Stored data
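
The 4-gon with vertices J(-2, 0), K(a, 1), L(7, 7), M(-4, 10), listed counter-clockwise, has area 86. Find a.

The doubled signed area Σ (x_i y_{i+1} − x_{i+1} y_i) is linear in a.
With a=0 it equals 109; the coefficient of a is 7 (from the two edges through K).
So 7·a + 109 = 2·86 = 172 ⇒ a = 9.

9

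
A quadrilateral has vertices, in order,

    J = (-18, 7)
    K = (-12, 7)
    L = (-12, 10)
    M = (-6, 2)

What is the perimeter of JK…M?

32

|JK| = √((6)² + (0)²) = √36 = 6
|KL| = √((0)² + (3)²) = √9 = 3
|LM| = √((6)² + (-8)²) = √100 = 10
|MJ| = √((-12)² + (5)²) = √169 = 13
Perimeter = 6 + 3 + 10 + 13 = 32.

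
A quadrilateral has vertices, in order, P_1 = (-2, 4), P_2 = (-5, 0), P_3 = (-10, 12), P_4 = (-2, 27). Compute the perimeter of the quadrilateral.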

--

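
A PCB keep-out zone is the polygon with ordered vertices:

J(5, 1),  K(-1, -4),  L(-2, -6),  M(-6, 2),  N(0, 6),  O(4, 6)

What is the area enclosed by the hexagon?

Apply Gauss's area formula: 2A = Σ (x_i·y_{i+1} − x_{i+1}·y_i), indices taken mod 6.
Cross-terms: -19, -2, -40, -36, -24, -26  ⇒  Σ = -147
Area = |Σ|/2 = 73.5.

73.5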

§ AIM OF THE EXERCISE
Return the lines of the records that include the string "quadrilateral".

§ ANSWER TO THIS TASK
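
A quadrilateral has vertices, in order,
A quadrilateral has vertices, in order, P_1 = (-2, 4), P_2 = (-5, 0), P_3 = (-10, 12), P_4 = (-2, 27). Compute the perimeter of the quadrilateral.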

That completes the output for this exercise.